[Given data Boundary: Start]
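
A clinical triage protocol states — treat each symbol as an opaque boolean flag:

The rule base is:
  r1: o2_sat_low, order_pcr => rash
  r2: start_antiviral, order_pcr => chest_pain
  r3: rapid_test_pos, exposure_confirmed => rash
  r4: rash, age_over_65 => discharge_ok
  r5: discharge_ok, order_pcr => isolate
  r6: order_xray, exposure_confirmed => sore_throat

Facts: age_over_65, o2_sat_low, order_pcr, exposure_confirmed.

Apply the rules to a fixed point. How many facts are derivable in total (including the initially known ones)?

7

Round 1 — r1, derive rash.
Round 2 — r4, derive discharge_ok.
Round 3 — r5, derive isolate.
Closure: {age_over_65, discharge_ok, exposure_confirmed, isolate, o2_sat_low, order_pcr, rash} — 7 facts.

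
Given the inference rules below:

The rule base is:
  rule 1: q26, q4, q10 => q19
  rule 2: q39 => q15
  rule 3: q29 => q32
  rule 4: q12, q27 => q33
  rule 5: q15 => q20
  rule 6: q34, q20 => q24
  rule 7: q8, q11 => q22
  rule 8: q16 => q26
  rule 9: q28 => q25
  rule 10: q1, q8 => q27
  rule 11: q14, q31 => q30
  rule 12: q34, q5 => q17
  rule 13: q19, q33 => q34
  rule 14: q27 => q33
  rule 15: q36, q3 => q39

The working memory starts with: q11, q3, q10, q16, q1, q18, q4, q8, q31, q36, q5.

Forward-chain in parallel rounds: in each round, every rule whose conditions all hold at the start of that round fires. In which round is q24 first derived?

4

Round 1 fires rule 7, rule 8, rule 10, rule 15, giving q22, q26, q27, q39.
Round 2 fires rule 1, rule 2, rule 14, giving q19, q15, q33.
Round 3 fires rule 5, rule 13, giving q20, q34.
Round 4 fires rule 6, rule 12, giving q24, q17.
q24 first appears in round 4.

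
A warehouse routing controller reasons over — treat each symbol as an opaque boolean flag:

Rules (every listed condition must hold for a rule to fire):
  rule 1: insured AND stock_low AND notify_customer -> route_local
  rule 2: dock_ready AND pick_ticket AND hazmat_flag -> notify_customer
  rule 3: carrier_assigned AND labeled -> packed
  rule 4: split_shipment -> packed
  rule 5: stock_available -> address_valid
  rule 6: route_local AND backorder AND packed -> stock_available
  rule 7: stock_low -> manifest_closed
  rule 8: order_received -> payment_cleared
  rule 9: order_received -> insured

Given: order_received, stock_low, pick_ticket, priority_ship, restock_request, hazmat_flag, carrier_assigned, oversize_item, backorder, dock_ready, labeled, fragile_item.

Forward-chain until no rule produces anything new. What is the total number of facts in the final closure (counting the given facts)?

Round 1 — rule 2, rule 3, rule 7, rule 8, rule 9, derive notify_customer, packed, manifest_closed, payment_cleared, insured.
Round 2 — rule 1, derive route_local.
Round 3 — rule 6, derive stock_available.
Round 4 — rule 5, derive address_valid.
Closure: {address_valid, backorder, carrier_assigned, dock_ready, fragile_item, hazmat_flag, insured, labeled, manifest_closed, notify_customer, order_received, oversize_item, packed, payment_cleared, pick_ticket, priority_ship, restock_request, route_local, stock_available, stock_low} — 20 facts.

20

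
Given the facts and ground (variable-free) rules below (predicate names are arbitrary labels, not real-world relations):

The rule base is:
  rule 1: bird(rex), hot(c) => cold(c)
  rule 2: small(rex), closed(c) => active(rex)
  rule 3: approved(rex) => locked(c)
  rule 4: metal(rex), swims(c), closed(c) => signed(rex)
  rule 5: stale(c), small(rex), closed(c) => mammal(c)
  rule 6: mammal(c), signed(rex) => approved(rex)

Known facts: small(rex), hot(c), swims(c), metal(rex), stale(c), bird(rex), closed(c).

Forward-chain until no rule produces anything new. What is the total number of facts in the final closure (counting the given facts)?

[1] rule 1 [bird(rex), hot(c) => cold(c)]; rule 2 [small(rex), closed(c) => active(rex)]; rule 4 [metal(rex), swims(c), closed(c) => signed(rex)]; rule 5 [stale(c), small(rex), closed(c) => mammal(c)]. ⇒ new: cold(c), active(rex), signed(rex), mammal(c).
[2] rule 6 [mammal(c), signed(rex) => approved(rex)]. ⇒ new: approved(rex).
[3] rule 3 [approved(rex) => locked(c)]. ⇒ new: locked(c).
Closure: {active(rex), approved(rex), bird(rex), closed(c), cold(c), hot(c), locked(c), mammal(c), metal(rex), signed(rex), small(rex), stale(c), swims(c)} — 13 facts.

13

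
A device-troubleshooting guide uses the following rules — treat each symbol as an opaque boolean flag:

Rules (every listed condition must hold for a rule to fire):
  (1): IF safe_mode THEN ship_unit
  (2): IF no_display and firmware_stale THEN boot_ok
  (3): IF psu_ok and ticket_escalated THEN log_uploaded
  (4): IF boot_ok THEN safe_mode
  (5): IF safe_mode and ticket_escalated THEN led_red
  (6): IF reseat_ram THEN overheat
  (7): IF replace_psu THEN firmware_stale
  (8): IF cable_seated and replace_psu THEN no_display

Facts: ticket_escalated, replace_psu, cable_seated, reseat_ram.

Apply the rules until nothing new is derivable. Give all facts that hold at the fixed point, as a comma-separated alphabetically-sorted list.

boot_ok, cable_seated, firmware_stale, led_red, no_display, overheat, replace_psu, reseat_ram, safe_mode, ship_unit, ticket_escalated

[1] (6) [IF reseat_ram THEN overheat]; (7) [IF replace_psu THEN firmware_stale]; (8) [IF cable_seated and replace_psu THEN no_display]. ⇒ new: overheat, firmware_stale, no_display.
[2] (2) [IF no_display and firmware_stale THEN boot_ok]. ⇒ new: boot_ok.
[3] (4) [IF boot_ok THEN safe_mode]. ⇒ new: safe_mode.
[4] (1) [IF safe_mode THEN ship_unit]; (5) [IF safe_mode and ticket_escalated THEN led_red]. ⇒ new: ship_unit, led_red.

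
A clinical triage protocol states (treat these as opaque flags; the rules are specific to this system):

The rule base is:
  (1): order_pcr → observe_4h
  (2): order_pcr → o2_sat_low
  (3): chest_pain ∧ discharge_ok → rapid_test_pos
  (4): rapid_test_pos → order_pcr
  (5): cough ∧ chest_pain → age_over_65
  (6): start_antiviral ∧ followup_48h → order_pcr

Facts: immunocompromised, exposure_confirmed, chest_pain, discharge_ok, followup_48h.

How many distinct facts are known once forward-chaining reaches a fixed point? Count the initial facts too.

9

Round 1: (3) [chest_pain ∧ discharge_ok → rapid_test_pos]. New: rapid_test_pos.
Round 2: (4) [rapid_test_pos → order_pcr]. New: order_pcr.
Round 3: (1) [order_pcr → observe_4h]; (2) [order_pcr → o2_sat_low]. New: observe_4h, o2_sat_low.
Closure: {chest_pain, discharge_ok, exposure_confirmed, followup_48h, immunocompromised, o2_sat_low, observe_4h, order_pcr, rapid_test_pos} — 9 facts.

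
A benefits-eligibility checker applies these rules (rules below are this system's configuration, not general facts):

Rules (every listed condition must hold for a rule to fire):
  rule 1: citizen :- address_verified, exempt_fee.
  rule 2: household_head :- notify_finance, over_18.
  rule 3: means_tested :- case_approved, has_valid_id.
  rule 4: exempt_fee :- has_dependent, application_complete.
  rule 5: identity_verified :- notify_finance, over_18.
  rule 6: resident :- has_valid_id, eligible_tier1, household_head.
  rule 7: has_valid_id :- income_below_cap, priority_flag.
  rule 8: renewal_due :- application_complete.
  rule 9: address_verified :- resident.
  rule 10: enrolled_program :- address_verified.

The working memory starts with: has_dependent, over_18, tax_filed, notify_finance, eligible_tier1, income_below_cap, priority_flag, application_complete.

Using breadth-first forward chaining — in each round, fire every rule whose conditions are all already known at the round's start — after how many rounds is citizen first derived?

[1] rule 2 [household_head :- notify_finance, over_18.]; rule 4 [exempt_fee :- has_dependent, application_complete.]; rule 5 [identity_verified :- notify_finance, over_18.]; rule 7 [has_valid_id :- income_below_cap, priority_flag.]; rule 8 [renewal_due :- application_complete.]. ⇒ new: household_head, exempt_fee, identity_verified, has_valid_id, renewal_due.
[2] rule 6 [resident :- has_valid_id, eligible_tier1, household_head.]. ⇒ new: resident.
[3] rule 9 [address_verified :- resident.]. ⇒ new: address_verified.
[4] rule 1 [citizen :- address_verified, exempt_fee.]; rule 10 [enrolled_program :- address_verified.]. ⇒ new: citizen, enrolled_program.
citizen first appears in round 4.

4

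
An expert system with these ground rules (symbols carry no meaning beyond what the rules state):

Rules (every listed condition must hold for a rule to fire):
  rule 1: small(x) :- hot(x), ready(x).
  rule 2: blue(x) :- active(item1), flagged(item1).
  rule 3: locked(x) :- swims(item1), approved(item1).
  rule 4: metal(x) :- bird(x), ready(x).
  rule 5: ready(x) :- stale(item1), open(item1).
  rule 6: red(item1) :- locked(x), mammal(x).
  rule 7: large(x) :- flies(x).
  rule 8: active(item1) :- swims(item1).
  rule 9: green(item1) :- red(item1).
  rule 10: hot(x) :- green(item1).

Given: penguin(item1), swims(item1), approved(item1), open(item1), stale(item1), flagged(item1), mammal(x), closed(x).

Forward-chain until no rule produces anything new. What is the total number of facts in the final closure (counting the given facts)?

Round 1 — rule 3, rule 5, rule 8, derive locked(x), ready(x), active(item1).
Round 2 — rule 2, rule 6, derive blue(x), red(item1).
Round 3 — rule 9, derive green(item1).
Round 4 — rule 10, derive hot(x).
Round 5 — rule 1, derive small(x).
Closure: {active(item1), approved(item1), blue(x), closed(x), flagged(item1), green(item1), hot(x), locked(x), mammal(x), open(item1), penguin(item1), ready(x), red(item1), small(x), stale(item1), swims(item1)} — 16 facts.

16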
[Given data Boundary: End]
— What you have to do —
Every line above that carries the string "starts" should be copied.

— Problem solution —
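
The working memory starts with: q11, q3, q10, q16, q1, q18, q4, q8, q31, q36, q5.
The working memory starts with: has_dependent, over_18, tax_filed, notify_finance, eligible_tier1, income_below_cap, priority_flag, application_complete.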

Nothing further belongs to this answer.